» **Required work**: Tally the lines of the entries in which the string "Elko" occurs, and say only how many.

(Records for the task begins)

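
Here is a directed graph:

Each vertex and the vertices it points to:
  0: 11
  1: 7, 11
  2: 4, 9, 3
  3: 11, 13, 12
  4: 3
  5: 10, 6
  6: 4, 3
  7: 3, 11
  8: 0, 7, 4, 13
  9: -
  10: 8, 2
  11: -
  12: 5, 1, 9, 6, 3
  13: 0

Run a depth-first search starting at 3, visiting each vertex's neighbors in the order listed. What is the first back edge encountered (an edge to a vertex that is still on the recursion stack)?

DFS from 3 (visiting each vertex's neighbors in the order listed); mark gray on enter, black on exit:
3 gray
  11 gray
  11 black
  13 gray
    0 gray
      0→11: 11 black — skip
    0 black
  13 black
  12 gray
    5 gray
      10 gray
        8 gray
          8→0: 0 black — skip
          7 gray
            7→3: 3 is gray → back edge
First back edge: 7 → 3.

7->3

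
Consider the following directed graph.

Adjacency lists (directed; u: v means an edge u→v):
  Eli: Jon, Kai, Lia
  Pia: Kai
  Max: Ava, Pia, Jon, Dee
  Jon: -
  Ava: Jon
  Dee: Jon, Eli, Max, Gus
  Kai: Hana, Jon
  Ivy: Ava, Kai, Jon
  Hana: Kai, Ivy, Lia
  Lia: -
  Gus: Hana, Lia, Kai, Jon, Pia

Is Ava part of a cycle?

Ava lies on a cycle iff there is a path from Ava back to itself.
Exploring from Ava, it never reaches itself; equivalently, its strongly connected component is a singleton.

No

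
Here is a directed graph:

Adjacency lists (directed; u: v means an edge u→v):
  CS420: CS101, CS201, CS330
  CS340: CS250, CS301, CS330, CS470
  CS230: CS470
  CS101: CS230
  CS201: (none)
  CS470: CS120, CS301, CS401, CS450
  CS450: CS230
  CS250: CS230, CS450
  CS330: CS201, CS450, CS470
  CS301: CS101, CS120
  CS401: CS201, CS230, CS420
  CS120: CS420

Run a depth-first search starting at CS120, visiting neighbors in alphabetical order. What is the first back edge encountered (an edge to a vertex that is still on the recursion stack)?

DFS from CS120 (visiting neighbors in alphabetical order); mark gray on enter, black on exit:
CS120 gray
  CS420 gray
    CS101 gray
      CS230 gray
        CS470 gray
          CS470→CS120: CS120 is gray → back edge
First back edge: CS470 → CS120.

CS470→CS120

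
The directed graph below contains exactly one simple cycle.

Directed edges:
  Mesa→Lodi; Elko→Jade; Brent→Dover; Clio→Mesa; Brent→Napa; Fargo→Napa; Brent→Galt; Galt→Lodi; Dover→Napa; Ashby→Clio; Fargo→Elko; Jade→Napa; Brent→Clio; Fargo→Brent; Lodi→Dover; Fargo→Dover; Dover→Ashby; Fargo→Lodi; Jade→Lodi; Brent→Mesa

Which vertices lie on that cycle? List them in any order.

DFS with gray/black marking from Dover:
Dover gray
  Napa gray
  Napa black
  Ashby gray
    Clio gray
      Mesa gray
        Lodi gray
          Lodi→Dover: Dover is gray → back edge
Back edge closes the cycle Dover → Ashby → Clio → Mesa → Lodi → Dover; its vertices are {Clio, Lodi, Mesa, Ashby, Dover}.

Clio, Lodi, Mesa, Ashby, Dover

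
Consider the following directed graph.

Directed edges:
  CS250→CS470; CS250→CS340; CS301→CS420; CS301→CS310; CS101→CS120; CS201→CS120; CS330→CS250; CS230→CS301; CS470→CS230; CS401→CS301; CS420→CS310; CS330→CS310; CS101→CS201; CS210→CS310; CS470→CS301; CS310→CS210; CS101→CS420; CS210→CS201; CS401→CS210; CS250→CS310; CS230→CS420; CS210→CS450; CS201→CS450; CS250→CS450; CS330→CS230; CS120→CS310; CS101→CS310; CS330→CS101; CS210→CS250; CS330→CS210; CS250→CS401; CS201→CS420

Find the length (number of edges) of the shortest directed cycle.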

(Records for the task ends)
(Records for the task begins)

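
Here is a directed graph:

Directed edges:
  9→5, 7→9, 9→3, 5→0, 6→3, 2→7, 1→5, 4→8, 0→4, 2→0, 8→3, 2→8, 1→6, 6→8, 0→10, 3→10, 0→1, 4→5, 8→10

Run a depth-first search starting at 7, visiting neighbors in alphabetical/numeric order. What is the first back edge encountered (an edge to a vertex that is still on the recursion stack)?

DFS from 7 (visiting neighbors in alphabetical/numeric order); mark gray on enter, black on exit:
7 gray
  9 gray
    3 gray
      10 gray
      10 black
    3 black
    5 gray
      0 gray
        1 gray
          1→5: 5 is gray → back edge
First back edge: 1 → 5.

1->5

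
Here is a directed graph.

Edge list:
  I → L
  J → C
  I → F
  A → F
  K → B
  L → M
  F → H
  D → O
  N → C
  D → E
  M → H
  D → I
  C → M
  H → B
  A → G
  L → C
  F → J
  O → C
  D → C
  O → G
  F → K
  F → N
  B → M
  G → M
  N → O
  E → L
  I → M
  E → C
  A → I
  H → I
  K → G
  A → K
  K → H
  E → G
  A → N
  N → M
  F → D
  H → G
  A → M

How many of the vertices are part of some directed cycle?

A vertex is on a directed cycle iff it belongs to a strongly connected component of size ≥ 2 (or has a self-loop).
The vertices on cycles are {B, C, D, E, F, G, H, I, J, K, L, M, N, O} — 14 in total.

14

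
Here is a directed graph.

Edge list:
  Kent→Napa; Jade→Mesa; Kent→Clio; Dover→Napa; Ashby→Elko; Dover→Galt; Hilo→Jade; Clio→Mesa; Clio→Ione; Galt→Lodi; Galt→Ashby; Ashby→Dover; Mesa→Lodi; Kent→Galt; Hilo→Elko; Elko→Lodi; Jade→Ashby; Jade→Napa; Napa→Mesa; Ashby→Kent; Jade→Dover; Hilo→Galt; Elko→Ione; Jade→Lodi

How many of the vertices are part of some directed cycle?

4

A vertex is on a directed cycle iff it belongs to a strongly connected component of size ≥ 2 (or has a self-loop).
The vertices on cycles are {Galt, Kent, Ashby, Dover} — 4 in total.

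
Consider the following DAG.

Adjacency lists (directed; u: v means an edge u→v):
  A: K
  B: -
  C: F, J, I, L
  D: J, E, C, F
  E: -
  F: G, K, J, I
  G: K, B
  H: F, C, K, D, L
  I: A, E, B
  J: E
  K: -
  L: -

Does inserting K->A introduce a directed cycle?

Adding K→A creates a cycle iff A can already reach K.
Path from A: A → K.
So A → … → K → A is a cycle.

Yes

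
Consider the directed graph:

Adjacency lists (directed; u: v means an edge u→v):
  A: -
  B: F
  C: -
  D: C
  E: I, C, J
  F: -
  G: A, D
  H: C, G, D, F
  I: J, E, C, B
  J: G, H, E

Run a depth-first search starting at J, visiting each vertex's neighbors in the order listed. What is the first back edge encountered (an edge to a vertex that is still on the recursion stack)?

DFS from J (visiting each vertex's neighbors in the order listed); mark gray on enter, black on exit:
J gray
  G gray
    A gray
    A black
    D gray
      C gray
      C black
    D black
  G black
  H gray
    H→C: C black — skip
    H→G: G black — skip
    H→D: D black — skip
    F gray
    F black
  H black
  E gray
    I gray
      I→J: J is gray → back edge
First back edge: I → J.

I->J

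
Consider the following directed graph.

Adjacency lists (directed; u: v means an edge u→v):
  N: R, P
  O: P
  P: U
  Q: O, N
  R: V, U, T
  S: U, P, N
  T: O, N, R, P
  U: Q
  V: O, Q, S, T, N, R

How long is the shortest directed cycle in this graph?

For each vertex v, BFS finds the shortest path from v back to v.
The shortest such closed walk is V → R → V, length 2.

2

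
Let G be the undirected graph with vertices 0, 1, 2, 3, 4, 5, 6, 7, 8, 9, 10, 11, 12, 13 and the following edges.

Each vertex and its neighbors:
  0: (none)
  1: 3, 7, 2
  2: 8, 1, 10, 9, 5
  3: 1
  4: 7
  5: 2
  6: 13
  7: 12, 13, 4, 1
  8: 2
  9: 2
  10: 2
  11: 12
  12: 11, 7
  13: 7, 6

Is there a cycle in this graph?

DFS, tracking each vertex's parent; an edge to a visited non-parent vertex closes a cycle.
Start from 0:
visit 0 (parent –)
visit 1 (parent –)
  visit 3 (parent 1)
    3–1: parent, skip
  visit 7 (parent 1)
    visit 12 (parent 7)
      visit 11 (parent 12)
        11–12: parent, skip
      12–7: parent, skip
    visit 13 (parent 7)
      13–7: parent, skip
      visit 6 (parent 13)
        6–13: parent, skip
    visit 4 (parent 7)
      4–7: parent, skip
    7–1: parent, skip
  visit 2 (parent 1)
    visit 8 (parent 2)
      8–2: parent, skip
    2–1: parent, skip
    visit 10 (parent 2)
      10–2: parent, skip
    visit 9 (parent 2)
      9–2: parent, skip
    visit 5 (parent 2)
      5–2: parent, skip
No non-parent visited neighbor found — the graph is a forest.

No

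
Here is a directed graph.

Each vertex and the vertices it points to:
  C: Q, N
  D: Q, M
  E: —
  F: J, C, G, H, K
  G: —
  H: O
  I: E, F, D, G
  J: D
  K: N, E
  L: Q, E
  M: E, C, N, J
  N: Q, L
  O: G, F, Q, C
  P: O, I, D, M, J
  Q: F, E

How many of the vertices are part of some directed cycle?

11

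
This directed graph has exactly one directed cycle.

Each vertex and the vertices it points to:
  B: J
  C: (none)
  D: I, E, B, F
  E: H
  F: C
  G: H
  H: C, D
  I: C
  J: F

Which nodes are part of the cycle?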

(Records for the task ends)

» **Result of the task**: 2